# Instructions to follow
Search the records that follow and extract every line containing the string "sqrt".
-------
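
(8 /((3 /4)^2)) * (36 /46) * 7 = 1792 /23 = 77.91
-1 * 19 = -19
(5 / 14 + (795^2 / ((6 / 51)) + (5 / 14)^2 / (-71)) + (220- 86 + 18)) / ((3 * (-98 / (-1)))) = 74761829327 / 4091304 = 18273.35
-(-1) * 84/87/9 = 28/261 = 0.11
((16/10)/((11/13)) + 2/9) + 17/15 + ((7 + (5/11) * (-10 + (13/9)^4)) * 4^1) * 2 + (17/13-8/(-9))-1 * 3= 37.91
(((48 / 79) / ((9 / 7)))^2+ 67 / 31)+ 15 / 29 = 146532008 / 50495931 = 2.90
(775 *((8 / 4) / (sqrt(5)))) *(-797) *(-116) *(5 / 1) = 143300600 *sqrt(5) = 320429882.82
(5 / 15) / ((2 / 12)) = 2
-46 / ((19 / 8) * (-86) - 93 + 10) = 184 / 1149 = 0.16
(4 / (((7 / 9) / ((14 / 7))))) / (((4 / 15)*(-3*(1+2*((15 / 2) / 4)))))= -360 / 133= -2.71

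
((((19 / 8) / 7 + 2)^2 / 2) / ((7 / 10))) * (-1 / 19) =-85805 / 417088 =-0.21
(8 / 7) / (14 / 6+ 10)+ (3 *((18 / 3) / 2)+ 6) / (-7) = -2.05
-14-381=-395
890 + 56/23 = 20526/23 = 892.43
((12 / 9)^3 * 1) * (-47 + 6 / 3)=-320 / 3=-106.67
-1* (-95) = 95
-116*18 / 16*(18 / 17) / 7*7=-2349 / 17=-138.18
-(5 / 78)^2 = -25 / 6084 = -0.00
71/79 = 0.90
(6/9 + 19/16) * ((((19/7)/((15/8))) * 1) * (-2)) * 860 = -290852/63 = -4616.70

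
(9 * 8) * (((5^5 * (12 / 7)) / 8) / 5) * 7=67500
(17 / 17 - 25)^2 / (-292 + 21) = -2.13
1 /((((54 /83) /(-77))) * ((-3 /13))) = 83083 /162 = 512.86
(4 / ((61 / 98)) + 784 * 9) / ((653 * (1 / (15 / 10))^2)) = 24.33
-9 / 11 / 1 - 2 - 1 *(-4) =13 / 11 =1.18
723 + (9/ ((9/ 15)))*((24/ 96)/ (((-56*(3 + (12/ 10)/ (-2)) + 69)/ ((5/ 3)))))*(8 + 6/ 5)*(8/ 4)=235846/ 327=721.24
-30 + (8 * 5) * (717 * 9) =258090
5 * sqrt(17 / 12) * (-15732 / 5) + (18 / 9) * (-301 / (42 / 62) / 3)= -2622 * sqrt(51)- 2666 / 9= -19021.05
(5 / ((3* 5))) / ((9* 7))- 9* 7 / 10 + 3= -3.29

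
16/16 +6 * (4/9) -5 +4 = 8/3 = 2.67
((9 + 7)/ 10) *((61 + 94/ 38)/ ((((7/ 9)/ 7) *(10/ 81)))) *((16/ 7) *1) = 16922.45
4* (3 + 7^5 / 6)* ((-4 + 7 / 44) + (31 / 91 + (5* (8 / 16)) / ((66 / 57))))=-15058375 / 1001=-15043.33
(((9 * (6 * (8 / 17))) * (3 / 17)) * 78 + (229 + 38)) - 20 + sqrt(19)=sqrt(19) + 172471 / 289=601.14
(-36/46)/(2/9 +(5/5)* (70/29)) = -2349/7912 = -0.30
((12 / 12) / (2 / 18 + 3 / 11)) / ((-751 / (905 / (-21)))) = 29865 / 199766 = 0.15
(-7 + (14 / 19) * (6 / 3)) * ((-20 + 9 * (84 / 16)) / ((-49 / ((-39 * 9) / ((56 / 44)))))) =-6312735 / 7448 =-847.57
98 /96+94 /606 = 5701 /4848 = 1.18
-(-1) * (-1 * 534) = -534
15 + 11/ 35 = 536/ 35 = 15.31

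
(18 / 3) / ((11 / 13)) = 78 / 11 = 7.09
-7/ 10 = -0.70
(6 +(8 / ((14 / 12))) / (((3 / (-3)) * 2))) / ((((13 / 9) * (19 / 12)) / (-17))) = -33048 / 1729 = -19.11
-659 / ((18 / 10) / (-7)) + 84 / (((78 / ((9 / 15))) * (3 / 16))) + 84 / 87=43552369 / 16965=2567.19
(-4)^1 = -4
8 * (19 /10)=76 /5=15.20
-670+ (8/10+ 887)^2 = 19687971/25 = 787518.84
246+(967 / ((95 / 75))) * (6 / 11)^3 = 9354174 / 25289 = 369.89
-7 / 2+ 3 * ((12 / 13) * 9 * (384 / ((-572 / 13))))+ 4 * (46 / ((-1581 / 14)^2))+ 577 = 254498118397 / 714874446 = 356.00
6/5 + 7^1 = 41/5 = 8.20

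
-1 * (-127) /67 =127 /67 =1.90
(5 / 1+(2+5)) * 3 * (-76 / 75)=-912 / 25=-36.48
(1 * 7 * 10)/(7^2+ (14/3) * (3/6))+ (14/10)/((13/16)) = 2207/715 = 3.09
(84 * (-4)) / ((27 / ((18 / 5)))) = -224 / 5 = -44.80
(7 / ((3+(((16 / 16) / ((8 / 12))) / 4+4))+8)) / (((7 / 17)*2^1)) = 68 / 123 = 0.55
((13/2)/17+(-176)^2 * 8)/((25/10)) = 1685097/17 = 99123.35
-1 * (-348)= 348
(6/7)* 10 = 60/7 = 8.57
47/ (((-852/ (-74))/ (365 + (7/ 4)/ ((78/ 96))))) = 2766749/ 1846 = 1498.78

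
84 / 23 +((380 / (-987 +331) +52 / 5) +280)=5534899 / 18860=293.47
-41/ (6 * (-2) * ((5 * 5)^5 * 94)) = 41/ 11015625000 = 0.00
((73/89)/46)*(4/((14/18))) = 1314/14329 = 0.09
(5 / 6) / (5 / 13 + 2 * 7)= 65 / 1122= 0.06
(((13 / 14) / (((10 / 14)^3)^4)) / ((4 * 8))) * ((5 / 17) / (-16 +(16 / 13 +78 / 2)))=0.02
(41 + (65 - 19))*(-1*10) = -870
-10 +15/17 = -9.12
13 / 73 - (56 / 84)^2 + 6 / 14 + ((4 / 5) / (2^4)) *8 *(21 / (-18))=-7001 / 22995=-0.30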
-------
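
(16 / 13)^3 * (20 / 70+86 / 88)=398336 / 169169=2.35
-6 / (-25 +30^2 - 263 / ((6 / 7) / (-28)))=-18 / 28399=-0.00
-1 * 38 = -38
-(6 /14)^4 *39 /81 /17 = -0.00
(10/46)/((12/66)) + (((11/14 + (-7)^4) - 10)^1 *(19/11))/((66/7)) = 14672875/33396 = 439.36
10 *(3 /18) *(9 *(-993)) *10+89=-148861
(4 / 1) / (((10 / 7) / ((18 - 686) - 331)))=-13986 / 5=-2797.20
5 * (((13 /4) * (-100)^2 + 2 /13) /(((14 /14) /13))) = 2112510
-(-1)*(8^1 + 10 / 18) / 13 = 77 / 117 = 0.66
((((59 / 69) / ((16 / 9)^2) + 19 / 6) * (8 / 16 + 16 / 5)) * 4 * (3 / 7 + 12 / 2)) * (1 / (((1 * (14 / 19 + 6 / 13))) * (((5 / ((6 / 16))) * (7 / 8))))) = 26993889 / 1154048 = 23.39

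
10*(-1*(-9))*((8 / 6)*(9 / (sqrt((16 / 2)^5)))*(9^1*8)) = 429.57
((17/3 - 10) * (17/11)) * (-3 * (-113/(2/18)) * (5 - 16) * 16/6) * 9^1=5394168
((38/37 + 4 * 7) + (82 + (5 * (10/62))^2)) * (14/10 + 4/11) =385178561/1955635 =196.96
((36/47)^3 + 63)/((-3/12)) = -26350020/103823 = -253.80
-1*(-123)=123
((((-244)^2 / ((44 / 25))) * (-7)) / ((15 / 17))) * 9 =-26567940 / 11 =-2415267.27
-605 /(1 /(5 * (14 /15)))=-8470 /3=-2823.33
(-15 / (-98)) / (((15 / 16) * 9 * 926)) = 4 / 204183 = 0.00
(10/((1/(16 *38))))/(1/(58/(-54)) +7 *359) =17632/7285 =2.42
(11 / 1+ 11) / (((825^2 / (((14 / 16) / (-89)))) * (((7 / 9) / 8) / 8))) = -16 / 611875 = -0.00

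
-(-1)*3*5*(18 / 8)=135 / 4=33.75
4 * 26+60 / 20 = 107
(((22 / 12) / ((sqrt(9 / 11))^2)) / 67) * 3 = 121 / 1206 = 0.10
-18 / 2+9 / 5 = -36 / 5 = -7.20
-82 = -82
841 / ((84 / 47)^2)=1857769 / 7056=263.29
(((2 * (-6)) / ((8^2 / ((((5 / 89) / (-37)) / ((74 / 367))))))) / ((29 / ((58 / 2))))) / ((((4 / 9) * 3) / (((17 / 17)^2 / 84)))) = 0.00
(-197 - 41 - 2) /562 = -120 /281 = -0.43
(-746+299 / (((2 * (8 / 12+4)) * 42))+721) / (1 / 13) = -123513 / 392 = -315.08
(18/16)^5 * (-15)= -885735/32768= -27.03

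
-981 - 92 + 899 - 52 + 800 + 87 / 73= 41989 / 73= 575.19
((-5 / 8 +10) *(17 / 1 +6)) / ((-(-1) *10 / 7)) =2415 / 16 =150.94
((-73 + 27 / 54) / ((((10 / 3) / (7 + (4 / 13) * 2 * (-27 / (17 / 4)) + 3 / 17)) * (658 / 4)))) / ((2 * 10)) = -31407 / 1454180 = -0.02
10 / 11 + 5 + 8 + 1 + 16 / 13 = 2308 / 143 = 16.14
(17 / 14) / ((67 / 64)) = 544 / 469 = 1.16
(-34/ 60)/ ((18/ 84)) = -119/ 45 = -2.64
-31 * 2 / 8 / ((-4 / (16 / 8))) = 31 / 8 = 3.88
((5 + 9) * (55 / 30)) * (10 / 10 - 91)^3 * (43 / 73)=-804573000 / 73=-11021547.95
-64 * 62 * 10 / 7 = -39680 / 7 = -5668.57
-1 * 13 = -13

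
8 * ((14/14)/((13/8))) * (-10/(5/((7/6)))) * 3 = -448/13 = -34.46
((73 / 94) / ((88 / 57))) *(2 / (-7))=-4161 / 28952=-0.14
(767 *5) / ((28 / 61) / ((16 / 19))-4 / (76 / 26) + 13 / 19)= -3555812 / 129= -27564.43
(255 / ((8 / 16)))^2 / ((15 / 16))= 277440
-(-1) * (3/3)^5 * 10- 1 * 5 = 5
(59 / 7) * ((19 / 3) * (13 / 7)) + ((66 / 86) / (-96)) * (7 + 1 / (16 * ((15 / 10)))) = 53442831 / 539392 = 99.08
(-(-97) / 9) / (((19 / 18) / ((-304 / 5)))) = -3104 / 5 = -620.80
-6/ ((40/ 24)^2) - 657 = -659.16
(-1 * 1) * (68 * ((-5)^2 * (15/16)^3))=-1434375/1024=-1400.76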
-------
# Expected answer
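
(775 *((8 / 4) / (sqrt(5)))) *(-797) *(-116) *(5 / 1) = 143300600 *sqrt(5) = 320429882.82
5 * sqrt(17 / 12) * (-15732 / 5) + (18 / 9) * (-301 / (42 / 62) / 3)= -2622 * sqrt(51)- 2666 / 9= -19021.05
(((9 * (6 * (8 / 17))) * (3 / 17)) * 78 + (229 + 38)) - 20 + sqrt(19)=sqrt(19) + 172471 / 289=601.14
10*(-1*(-9))*((8 / 6)*(9 / (sqrt((16 / 2)^5)))*(9^1*8)) = 429.57
(((22 / 12) / ((sqrt(9 / 11))^2)) / 67) * 3 = 121 / 1206 = 0.10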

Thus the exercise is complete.